Task details
What lines in the entries below contain the word "axis"? Copy all of them.

The input
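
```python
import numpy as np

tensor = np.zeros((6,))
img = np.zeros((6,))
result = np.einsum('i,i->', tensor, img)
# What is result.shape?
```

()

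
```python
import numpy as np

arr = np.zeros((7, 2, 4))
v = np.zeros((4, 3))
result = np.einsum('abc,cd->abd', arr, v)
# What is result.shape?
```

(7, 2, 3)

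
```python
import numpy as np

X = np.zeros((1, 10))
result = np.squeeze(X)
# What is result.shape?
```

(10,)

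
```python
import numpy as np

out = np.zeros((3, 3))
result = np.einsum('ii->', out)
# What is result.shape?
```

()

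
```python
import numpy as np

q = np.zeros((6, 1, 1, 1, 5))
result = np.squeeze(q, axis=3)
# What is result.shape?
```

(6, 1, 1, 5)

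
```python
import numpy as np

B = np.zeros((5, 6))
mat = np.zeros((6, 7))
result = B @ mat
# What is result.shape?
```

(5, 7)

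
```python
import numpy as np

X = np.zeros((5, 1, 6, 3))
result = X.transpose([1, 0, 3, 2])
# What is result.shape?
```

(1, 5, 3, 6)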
--
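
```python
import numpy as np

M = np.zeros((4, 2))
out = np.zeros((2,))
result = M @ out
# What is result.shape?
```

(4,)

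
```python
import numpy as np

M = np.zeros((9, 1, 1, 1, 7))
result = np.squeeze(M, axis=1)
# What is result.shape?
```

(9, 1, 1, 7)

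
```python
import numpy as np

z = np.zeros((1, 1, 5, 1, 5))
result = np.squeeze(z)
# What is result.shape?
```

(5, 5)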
==
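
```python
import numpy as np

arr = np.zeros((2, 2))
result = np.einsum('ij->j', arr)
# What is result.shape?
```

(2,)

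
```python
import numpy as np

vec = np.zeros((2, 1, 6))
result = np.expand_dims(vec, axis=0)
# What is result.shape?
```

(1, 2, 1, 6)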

Exercise response
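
result = np.squeeze(q, axis=3)
result = np.squeeze(M, axis=1)
result = np.expand_dims(vec, axis=0)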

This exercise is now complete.